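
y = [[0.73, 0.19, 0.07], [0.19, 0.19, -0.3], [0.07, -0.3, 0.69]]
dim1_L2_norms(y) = [0.76, 0.4, 0.76]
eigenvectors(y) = [[-0.26, 0.92, -0.3], [0.88, 0.1, -0.47], [0.40, 0.39, 0.83]]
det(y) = -0.00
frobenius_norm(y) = 1.14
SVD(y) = [[-0.30, 0.92, -0.26], [-0.47, 0.10, 0.88], [0.83, 0.39, 0.4]] @ diag([0.8359683316290171, 0.7798863196465489, 0.005854651275566101]) @ [[-0.30,-0.47,0.83], [0.92,0.10,0.39], [0.26,-0.88,-0.4]]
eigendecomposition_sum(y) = [[-0.0,  0.00,  0.0],[0.0,  -0.00,  -0.00],[0.0,  -0.0,  -0.0]] + [[0.65, 0.07, 0.28], [0.07, 0.01, 0.03], [0.28, 0.03, 0.12]] + [[0.08, 0.12, -0.21], [0.12, 0.19, -0.33], [-0.21, -0.33, 0.57]]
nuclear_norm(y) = 1.62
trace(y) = 1.61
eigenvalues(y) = [-0.01, 0.78, 0.84]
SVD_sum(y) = [[0.08, 0.12, -0.21],[0.12, 0.19, -0.33],[-0.21, -0.33, 0.57]] + [[0.65, 0.07, 0.28], [0.07, 0.01, 0.03], [0.28, 0.03, 0.12]] + [[-0.0, 0.0, 0.0], [0.00, -0.00, -0.0], [0.0, -0.00, -0.00]]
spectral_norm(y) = 0.84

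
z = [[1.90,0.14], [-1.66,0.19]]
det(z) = 0.593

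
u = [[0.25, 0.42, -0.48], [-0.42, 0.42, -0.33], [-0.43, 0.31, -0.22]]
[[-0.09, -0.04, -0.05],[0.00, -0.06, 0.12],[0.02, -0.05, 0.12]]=u @ [[-0.12, 0.06, -0.23], [-0.06, -0.02, 0.13], [0.07, 0.09, 0.09]]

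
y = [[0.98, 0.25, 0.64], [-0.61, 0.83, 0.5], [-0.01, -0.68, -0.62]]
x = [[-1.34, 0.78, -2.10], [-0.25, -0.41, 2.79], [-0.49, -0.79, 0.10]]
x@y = [[-1.77, 1.74, 0.83], [-0.02, -2.30, -2.09], [0.0, -0.85, -0.77]]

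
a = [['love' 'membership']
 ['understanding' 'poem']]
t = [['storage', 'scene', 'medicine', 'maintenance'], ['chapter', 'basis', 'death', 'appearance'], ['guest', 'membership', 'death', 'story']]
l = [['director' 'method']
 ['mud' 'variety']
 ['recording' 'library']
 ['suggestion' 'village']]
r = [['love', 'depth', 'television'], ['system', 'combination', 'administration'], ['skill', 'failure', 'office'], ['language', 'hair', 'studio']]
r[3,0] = 'language'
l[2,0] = 'recording'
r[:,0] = ['love', 'system', 'skill', 'language']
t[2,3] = 'story'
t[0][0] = 'storage'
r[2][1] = 'failure'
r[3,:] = ['language', 'hair', 'studio']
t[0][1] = 'scene'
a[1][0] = 'understanding'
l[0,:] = ['director', 'method']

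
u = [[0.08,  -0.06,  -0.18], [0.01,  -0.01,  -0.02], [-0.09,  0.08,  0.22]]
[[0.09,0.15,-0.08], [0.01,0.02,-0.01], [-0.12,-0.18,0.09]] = u@ [[-0.48,0.62,-0.57], [-0.04,-0.28,0.05], [-0.72,-0.48,0.15]]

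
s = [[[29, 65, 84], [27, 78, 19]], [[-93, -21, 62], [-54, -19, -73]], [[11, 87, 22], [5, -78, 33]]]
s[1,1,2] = -73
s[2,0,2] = 22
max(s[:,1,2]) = 33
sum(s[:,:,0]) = -75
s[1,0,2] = 62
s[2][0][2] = 22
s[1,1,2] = -73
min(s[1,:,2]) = -73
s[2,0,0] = 11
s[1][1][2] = -73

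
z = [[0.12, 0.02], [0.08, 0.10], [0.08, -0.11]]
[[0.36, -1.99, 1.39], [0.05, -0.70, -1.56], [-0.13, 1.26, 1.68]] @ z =[[-0.0, -0.34],  [-0.17, 0.1],  [0.22, -0.06]]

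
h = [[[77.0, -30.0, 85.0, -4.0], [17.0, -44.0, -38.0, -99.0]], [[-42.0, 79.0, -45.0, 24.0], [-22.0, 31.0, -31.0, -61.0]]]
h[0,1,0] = 17.0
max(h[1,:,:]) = 79.0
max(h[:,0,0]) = 77.0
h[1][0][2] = -45.0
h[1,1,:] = [-22.0, 31.0, -31.0, -61.0]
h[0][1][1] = -44.0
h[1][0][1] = 79.0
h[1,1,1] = 31.0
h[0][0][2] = 85.0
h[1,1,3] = -61.0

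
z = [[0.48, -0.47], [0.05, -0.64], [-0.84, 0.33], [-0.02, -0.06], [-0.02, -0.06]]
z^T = [[0.48,0.05,-0.84,-0.02,-0.02], [-0.47,-0.64,0.33,-0.06,-0.06]]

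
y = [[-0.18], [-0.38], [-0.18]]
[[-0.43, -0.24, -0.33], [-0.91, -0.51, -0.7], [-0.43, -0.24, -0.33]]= y @ [[2.39, 1.34, 1.83]]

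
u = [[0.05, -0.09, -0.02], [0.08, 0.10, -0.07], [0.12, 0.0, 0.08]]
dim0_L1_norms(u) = [0.25, 0.19, 0.17]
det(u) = 0.00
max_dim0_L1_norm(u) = 0.25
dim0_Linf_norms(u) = [0.12, 0.1, 0.08]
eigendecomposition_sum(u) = [[(0.02+0.05j), -0.03+0.03j, -0.03-0.01j], [0.05-0.01j, 0.02+0.03j, -0.01+0.03j], [(0.04-0.03j), (0.04+0.02j), 0.00+0.03j]] + [[0.02-0.05j, (-0.03-0.03j), -0.03+0.01j], [0.05+0.01j, (0.02-0.03j), -0.01-0.03j], [0.04+0.03j, (0.04-0.02j), -0.03j]] + [[0.02+0.00j, (-0.04-0j), 0.04-0.00j], [(-0.02-0j), 0.05+0.00j, (-0.05+0j)], [(0.03+0j), (-0.07-0j), (0.07-0j)]]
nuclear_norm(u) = 0.39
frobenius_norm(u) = 0.23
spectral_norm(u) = 0.16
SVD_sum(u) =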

★ ★ ★ ★ ★

Your answer must be every line from the entries that contains the string "system", copied as it stands.

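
r = [['love', 'depth', 'television'], ['system', 'combination', 'administration'], ['skill', 'failure', 'office'], ['language', 'hair', 'studio']]
r[:,0] = ['love', 'system', 'skill', 'language']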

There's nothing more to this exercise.